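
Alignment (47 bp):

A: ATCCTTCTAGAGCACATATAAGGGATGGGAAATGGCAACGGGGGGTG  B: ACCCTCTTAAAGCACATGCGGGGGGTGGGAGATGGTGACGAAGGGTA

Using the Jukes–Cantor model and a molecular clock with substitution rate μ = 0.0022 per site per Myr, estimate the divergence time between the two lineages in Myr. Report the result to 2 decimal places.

The sequences differ at 15 of 47 sites, so p = 15/47 ≈ 0.319149.
d = −(3/4) ln(1 − 4p/3) = −0.75 ln(1 − 0.425532) = −0.75 ln(0.574468)
  = −0.75 × (-0.554311) = 0.415733 substitutions/site.
Under a molecular clock d = 2μt, so t = d/(2μ) = 0.415733 / (2 × 0.0022) = 94.48 Myr.

94.48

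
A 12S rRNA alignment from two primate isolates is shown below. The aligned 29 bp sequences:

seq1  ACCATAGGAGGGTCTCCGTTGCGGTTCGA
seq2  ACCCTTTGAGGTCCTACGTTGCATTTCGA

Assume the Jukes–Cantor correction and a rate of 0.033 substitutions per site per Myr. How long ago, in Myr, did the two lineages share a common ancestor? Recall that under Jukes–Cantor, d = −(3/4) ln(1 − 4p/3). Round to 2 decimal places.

The sequences differ at 8 of 29 sites (4, 6, 7, 12, 13, 16, 23, 24), so p = 8/29 ≈ 0.275862.
d = −(3/4) ln(1 − 4p/3) = −0.75 ln(1 − 0.367816) = −0.75 ln(0.632184)
  = −0.75 × (-0.458575) = 0.343931 substitutions/site.
Under a molecular clock d = 2μt, so t = d/(2μ) = 0.343931 / (2 × 0.033) = 5.21 Myr.

5.21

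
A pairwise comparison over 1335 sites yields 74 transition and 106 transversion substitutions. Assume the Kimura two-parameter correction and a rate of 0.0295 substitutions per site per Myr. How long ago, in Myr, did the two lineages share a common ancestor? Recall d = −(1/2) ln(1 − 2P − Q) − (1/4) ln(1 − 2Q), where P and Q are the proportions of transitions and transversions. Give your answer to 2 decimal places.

2.52

P = 74/1335 ≈ 0.055431 and Q = 106/1335 ≈ 0.079401.
Under the Kimura two-parameter model, d = −½ ln(1 − 2P − Q) − ¼ ln(1 − 2Q).
1 − 2P − Q = 0.809737, giving −½ ln(0.809737) = 0.105523.
1 − 2Q = 0.841198, giving −¼ ln(0.841198) = 0.043232.
d = 0.105523 + 0.043232 = 0.148755.
Under a molecular clock d = 2μt, so t = d/(2μ) = 0.148755 / (2 × 0.0295) = 2.52 Myr.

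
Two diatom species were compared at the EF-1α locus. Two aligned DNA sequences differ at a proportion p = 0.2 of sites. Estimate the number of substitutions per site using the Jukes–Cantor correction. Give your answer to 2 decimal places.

0.23

d = −(3/4) ln(1 − 4p/3) = −0.75 ln(1 − 0.266667) = −0.75 ln(0.733333)
  = −0.75 × (-0.310155) = 0.232616 substitutions/site.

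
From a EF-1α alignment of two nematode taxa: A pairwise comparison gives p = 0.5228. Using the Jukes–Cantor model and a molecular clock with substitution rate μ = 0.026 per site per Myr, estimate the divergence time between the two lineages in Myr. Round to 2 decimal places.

17.22

d = −(3/4) ln(1 − 4p/3) = −0.75 ln(1 − 0.697067) = −0.75 ln(0.302933)
  = −0.75 × (-1.194244) = 0.895683 substitutions/site.
Under a molecular clock d = 2μt, so t = d/(2μ) = 0.895683 / (2 × 0.026) = 17.22 Myr.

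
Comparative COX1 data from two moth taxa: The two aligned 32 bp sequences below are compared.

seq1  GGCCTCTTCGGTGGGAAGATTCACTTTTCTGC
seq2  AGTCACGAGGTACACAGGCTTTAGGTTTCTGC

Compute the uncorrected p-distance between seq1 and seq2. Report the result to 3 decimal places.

0.500

The sequences differ at 16 of 32 positions.
p = 16/32 = 0.500.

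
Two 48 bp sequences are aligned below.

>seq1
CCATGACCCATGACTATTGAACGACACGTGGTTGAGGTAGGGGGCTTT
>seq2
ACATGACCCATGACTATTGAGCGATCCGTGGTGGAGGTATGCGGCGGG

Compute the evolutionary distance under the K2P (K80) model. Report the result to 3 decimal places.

Of 48 sites, 2 differences are transitions and 8 are transversions, so P = 2/48 ≈ 0.041667 and Q = 8/48 ≈ 0.166667.
Under the Kimura two-parameter model, d = −½ ln(1 − 2P − Q) − ¼ ln(1 − 2Q).
1 − 2P − Q = 0.749999, giving −½ ln(0.749999) = 0.143842.
1 − 2Q = 0.666666, giving −¼ ln(0.666666) = 0.101367.
d = 0.143842 + 0.101367 = 0.245209.

0.245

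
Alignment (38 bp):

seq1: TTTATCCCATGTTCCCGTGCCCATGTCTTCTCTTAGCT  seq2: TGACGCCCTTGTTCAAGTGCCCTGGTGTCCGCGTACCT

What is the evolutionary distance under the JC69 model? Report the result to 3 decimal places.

0.507

The sequences differ at 14 of 38 sites, so p = 14/38 ≈ 0.368421.
d = −(3/4) ln(1 − 4p/3) = −0.75 ln(1 − 0.491228) = −0.75 ln(0.508772)
  = −0.75 × (-0.675755) = 0.506816 substitutions/site.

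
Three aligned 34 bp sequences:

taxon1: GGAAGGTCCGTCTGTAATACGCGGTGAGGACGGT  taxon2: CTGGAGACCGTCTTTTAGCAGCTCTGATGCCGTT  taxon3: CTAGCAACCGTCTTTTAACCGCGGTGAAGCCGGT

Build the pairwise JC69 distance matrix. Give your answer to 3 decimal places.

taxon1–taxon2: 16/34 sites differ → p ≈ 0.470588, d = −0.75 ln(1 − 0.627451) = 0.740540 ≈ 0.741.
taxon1–taxon3: 12/34 sites differ → p ≈ 0.352941, d = −0.75 ln(1 − 0.470588) = 0.476991 ≈ 0.477.
taxon2–taxon3: 9/34 sites differ → p ≈ 0.264706, d = −0.75 ln(1 − 0.352941) = 0.326488 ≈ 0.326.

d(taxon1,taxon2) = 0.741, d(taxon1,taxon3) = 0.477, d(taxon2,taxon3) = 0.326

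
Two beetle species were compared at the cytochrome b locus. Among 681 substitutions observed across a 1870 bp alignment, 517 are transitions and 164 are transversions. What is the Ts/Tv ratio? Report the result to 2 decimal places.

R = 517/164 = 3.152439… ≈ 3.15 (to 2 d.p.).

3.15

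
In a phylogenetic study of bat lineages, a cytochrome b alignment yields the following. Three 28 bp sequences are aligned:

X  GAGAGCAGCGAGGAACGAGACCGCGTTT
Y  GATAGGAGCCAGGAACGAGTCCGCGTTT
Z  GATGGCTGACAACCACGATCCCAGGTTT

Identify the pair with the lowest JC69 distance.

X and Y

X–Y: 4/28 differ, p = 0.143, d = 0.158.
X–Z: 12/28 differ, p = 0.429, d = 0.635.
Y–Z: 11/28 differ, p = 0.393, d = 0.556.
The smallest distance is between X and Y.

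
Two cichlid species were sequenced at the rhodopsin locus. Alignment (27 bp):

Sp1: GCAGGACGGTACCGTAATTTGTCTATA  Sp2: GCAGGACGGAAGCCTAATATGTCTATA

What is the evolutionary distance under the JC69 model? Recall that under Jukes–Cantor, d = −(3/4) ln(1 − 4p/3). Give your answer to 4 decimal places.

The sequences differ at 4 of 27 sites (10, 12, 14, 19), so p = 4/27 ≈ 0.148148.
d = −(3/4) ln(1 − 4p/3) = −0.75 ln(1 − 0.197531) = −0.75 ln(0.802469)
  = −0.75 × (-0.220062) = 0.165047 substitutions/site.

0.1650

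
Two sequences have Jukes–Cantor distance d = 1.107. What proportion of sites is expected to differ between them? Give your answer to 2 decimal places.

p = (3/4)(1 − e^(−4d/3)) = 0.75 × (1 − e^(-1.476)) = 0.75 × (1 − 0.228550) = 0.578588.

0.58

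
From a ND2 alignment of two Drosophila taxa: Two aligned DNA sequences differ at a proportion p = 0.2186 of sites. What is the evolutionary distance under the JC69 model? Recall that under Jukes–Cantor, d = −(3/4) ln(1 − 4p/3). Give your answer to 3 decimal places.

0.258

d = −(3/4) ln(1 − 4p/3) = −0.75 ln(1 − 0.291467) = −0.75 ln(0.708533)
  = −0.75 × (-0.344559) = 0.258419 substitutions/site.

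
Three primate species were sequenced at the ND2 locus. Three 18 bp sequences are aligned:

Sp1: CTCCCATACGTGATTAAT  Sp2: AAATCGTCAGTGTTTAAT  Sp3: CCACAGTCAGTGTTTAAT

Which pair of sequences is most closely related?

Sp1–Sp2: 8/18 differ, p = 0.444, d = 0.673.
Sp1–Sp3: 7/18 differ, p = 0.389, d = 0.548.
Sp2–Sp3: 4/18 differ, p = 0.222, d = 0.264.
The smallest distance is between Sp2 and Sp3.

Sp2 and Sp3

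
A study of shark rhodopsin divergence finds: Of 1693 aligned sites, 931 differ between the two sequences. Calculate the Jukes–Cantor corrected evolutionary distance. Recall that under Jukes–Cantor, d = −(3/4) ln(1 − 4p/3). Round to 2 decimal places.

0.99

p = 931/1693 ≈ 0.549911.
d = −(3/4) ln(1 − 4p/3) = −0.75 ln(1 − 0.733215) = −0.75 ln(0.266785)
  = −0.75 × (-1.321312) = 0.990984 substitutions/site.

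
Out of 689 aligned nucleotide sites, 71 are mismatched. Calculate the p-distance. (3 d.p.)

p = 71/689 = 0.103047… ≈ 0.103 (to 3 d.p.).

0.103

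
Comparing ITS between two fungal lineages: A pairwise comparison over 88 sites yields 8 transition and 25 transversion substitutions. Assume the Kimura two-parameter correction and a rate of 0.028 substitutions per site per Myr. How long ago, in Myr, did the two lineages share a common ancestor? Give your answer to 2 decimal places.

9.35

P = 8/88 ≈ 0.090909 and Q = 25/88 ≈ 0.284091.
Under the Kimura two-parameter model, d = −½ ln(1 − 2P − Q) − ¼ ln(1 − 2Q).
1 − 2P − Q = 0.534091, giving −½ ln(0.534091) = 0.313595.
1 − 2Q = 0.431818, giving −¼ ln(0.431818) = 0.209938.
d = 0.313595 + 0.209938 = 0.523533.
Under a molecular clock d = 2μt, so t = d/(2μ) = 0.523533 / (2 × 0.028) = 9.35 Myr.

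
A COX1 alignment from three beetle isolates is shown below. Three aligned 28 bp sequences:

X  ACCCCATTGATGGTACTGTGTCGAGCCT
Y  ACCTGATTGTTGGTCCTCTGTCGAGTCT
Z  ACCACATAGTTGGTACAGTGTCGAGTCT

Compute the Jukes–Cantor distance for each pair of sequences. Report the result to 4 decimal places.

d(X,Y) = 0.2524, d(X,Z) = 0.2040, d(Y,Z) = 0.2524

X–Y: 6/28 sites differ → p ≈ 0.214286, d = −0.75 ln(1 − 0.285715) = 0.252355 ≈ 0.2524.
X–Z: 5/28 sites differ → p ≈ 0.178571, d = −0.75 ln(1 − 0.238095) = 0.203950 ≈ 0.2040.
Y–Z: 6/28 sites differ → p ≈ 0.214286, d = −0.75 ln(1 − 0.285715) = 0.252355 ≈ 0.2524.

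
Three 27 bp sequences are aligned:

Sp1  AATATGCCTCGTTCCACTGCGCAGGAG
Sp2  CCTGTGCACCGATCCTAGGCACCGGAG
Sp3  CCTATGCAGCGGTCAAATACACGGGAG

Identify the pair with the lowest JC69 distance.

Sp2 and Sp3

Sp1–Sp2: 11/27 differ, p = 0.407, d = 0.588.
Sp1–Sp3: 10/27 differ, p = 0.370, d = 0.511.
Sp2–Sp3: 8/27 differ, p = 0.296, d = 0.377.
The smallest distance is between Sp2 and Sp3.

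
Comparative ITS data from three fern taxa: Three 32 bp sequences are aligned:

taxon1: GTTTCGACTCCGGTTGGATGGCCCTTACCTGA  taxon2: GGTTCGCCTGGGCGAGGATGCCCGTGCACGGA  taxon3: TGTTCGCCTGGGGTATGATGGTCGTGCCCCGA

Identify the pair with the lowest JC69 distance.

taxon2 and taxon3

taxon1–taxon2: 13/32 differ, p = 0.406, d = 0.585.
taxon1–taxon3: 12/32 differ, p = 0.375, d = 0.520.
taxon2–taxon3: 8/32 differ, p = 0.250, d = 0.304.
The smallest distance is between taxon2 and taxon3.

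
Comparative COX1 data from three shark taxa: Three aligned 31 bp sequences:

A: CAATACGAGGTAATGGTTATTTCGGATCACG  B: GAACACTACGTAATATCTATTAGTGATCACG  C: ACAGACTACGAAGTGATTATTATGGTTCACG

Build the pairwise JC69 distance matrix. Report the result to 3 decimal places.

A–B: 10/31 sites differ → p ≈ 0.322581, d = −0.75 ln(1 − 0.430108) = 0.421731 ≈ 0.422.
A–C: 11/31 sites differ → p ≈ 0.354839, d = −0.75 ln(1 − 0.473119) = 0.480585 ≈ 0.481.
B–C: 11/31 sites differ → p ≈ 0.354839, d = −0.75 ln(1 − 0.473119) = 0.480585 ≈ 0.481.

d(A,B) = 0.422, d(A,C) = 0.481, d(B,C) = 0.481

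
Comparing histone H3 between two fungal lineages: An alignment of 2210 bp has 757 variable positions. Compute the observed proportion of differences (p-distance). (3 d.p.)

0.343

p = 757/2210 = 0.342533… ≈ 0.343 (to 3 d.p.).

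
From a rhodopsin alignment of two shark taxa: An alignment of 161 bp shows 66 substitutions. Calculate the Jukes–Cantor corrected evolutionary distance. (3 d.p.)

0.593

p = 66/161 ≈ 0.409938.
d = −(3/4) ln(1 − 4p/3) = −0.75 ln(1 − 0.546584) = −0.75 ln(0.453416)
  = −0.75 × (-0.790945) = 0.593209 substitutions/site.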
════════════════════
TASK DESCRIPTION |
Determine which lines above include the word "below", and report those lines in full.

RESPONSE TO THIS EXERCISE |
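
A 12S rRNA alignment from two primate isolates is shown below. The aligned 29 bp sequences:
Comparative COX1 data from two moth taxa: The two aligned 32 bp sequences below are compared.
Two 48 bp sequences are aligned below.
A COX1 alignment from three beetle isolates is shown below. Three aligned 28 bp sequences: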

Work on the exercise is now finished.